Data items
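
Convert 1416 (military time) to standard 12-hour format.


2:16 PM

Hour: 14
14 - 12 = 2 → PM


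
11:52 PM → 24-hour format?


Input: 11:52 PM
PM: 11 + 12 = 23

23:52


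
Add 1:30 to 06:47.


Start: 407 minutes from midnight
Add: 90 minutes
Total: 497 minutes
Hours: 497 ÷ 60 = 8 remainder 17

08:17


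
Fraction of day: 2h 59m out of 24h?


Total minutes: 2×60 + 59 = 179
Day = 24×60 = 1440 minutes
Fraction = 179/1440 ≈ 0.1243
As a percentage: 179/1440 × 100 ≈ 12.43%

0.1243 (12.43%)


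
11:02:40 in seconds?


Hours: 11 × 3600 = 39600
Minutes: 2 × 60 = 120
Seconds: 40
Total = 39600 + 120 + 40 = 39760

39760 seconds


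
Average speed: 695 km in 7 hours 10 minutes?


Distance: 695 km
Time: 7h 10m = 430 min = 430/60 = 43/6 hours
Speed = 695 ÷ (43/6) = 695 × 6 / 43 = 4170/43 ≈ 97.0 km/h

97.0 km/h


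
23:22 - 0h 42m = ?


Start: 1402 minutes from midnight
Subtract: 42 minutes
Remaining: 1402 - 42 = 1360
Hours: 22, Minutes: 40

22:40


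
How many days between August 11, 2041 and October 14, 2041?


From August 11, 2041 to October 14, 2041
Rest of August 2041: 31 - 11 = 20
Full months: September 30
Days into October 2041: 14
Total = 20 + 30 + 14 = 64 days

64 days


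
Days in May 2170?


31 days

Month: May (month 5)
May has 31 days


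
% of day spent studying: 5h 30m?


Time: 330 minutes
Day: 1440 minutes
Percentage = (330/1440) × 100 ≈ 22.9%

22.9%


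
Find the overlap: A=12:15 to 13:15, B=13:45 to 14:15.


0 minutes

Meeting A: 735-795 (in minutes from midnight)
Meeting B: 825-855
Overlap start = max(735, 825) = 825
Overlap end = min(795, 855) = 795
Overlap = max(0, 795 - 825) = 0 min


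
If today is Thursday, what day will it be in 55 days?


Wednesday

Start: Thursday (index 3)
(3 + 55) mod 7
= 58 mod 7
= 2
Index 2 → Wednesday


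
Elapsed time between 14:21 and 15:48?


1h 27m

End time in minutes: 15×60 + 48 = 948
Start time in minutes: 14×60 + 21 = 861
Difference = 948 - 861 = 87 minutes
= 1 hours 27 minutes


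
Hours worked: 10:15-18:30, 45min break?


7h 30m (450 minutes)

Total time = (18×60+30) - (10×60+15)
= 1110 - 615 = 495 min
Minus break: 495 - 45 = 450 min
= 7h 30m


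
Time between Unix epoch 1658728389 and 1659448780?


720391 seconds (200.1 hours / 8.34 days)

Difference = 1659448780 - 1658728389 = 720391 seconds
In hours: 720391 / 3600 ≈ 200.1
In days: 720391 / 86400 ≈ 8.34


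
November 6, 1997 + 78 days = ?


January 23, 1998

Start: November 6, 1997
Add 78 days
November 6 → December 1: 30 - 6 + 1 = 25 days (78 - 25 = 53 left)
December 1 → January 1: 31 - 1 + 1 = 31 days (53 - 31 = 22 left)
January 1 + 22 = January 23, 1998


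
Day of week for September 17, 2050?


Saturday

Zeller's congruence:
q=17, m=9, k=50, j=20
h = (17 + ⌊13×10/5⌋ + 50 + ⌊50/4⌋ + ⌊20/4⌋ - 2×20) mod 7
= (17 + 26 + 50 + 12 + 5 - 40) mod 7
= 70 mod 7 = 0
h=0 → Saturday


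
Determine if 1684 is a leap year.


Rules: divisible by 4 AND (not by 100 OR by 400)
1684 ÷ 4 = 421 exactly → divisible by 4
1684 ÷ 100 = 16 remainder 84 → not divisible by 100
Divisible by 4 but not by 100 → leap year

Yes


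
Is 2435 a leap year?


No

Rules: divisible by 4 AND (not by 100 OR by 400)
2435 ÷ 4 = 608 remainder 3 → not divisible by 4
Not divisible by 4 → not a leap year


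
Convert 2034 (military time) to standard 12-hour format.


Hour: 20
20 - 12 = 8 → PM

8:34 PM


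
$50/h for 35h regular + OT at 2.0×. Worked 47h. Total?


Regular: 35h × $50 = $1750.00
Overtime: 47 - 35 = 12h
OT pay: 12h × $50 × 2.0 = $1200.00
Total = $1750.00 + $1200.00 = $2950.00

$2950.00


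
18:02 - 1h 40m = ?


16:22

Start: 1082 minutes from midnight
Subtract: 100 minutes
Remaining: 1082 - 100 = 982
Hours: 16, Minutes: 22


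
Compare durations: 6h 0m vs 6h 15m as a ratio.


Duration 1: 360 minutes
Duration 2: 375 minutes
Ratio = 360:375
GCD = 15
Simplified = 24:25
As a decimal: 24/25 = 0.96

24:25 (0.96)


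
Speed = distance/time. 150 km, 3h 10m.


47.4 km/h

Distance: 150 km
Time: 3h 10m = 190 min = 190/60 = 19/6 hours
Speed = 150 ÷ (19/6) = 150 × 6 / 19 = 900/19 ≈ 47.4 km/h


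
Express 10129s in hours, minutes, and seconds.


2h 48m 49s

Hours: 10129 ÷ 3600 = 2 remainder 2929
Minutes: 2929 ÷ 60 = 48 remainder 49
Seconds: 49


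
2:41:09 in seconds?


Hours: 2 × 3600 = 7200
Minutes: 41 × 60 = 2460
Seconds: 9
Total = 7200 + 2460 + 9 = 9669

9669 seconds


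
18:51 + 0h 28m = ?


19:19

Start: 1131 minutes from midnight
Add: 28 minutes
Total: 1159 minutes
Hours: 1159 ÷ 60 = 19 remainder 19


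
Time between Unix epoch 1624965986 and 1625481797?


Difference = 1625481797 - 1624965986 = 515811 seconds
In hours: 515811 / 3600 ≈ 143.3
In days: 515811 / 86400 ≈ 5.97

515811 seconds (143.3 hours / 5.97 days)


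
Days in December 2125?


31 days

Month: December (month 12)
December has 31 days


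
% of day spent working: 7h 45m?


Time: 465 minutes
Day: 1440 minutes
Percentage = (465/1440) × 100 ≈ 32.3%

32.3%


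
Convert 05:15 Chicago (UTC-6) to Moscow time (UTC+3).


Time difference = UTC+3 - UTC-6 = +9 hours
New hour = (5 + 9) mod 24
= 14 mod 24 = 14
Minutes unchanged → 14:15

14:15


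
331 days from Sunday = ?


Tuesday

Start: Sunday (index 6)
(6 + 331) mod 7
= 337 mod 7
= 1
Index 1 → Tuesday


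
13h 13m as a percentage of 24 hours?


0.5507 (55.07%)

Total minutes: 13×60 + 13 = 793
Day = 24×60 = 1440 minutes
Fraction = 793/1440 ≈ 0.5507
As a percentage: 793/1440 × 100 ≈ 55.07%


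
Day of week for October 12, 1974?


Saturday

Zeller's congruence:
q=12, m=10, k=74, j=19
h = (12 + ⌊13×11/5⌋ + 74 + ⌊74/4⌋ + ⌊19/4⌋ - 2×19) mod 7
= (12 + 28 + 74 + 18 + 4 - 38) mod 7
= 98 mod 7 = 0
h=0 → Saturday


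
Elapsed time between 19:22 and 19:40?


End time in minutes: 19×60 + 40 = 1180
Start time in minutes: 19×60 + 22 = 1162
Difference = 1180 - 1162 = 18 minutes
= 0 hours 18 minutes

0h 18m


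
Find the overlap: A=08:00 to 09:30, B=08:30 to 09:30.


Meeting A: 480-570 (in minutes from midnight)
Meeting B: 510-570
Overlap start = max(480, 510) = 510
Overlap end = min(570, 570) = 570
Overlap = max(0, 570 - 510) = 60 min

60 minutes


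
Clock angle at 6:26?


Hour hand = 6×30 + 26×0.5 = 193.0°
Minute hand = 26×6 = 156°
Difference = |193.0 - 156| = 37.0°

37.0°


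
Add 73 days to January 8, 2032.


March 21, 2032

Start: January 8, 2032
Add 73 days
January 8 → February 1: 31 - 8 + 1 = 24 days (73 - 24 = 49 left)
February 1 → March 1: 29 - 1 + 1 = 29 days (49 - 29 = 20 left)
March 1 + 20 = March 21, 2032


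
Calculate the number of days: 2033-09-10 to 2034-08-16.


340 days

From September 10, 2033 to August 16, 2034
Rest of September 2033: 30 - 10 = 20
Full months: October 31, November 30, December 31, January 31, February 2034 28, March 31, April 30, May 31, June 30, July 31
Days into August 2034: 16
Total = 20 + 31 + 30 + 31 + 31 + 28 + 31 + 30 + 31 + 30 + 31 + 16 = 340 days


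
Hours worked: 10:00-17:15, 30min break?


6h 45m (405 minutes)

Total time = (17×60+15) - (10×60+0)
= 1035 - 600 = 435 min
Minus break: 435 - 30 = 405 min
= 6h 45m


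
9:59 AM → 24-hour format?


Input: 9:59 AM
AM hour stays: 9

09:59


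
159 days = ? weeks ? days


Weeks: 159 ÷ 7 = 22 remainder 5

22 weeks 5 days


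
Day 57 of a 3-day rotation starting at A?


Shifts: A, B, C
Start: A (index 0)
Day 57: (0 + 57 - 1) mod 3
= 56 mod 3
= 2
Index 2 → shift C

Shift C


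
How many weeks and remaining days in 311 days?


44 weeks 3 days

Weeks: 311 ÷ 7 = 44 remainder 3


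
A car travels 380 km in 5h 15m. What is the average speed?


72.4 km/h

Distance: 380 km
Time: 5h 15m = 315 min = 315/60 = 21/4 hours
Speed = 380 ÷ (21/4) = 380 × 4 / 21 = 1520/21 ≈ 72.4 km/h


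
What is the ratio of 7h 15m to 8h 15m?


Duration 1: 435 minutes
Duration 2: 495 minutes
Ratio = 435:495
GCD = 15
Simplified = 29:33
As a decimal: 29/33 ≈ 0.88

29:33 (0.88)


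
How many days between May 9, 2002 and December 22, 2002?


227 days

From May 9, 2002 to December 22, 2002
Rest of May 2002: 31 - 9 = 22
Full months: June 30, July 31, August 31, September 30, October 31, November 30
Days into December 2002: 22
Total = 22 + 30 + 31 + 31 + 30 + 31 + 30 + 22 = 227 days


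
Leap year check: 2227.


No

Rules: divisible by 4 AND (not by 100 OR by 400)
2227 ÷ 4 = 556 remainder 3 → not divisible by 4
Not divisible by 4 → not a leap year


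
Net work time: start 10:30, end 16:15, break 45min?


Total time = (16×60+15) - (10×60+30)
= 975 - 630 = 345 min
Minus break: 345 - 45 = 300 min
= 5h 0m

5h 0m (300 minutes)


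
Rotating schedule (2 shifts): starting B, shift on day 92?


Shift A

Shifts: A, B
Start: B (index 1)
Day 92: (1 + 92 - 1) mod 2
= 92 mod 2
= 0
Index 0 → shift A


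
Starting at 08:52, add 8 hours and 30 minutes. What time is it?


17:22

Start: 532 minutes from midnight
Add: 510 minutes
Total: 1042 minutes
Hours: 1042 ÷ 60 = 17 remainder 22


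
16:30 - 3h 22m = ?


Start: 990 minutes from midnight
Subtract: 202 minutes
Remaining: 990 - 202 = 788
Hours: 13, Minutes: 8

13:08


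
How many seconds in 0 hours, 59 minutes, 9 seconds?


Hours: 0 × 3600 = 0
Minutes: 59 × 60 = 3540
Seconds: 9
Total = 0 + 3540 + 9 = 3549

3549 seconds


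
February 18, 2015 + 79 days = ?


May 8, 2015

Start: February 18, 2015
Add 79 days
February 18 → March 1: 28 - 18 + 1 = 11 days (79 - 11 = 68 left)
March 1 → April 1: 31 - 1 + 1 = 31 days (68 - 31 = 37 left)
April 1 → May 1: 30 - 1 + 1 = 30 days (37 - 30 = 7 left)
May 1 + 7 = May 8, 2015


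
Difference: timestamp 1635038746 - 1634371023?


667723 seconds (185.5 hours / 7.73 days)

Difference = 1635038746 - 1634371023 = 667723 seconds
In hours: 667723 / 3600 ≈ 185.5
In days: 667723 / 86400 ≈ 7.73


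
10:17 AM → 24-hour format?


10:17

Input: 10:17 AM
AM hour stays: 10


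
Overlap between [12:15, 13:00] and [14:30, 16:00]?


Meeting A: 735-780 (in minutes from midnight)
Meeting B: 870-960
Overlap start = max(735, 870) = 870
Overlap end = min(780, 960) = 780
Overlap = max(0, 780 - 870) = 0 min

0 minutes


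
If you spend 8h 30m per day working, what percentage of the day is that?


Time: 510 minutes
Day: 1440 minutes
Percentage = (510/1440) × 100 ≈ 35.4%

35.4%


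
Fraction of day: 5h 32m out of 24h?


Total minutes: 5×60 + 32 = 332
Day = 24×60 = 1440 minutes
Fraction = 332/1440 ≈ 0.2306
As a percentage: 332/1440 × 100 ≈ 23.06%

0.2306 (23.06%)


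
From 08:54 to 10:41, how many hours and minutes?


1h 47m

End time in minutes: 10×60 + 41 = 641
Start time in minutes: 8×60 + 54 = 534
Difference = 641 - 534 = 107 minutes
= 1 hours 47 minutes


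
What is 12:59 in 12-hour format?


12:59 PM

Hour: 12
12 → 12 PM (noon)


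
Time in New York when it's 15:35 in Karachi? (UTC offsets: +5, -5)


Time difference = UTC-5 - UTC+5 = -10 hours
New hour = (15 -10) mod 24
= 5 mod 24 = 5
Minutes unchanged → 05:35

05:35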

* TASK GOAL
Print nothing but the lines from the line with "If you spend" to the last line of the records above. Both of those lines count.

* RESULT OF THE EXERCISE
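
If you spend 8h 30m per day working, what percentage of the day is that?


Time: 510 minutes
Day: 1440 minutes
Percentage = (510/1440) × 100 ≈ 35.4%

35.4%


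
Fraction of day: 5h 32m out of 24h?


Total minutes: 5×60 + 32 = 332
Day = 24×60 = 1440 minutes
Fraction = 332/1440 ≈ 0.2306
As a percentage: 332/1440 × 100 ≈ 23.06%

0.2306 (23.06%)


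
From 08:54 to 10:41, how many hours and minutes?


1h 47m

End time in minutes: 10×60 + 41 = 641
Start time in minutes: 8×60 + 54 = 534
Difference = 641 - 534 = 107 minutes
= 1 hours 47 minutes


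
What is 12:59 in 12-hour format?


12:59 PM

Hour: 12
12 → 12 PM (noon)


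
Time in New York when it's 15:35 in Karachi? (UTC offsets: +5, -5)


Time difference = UTC-5 - UTC+5 = -10 hours
New hour = (15 -10) mod 24
= 5 mod 24 = 5
Minutes unchanged → 05:35

05:35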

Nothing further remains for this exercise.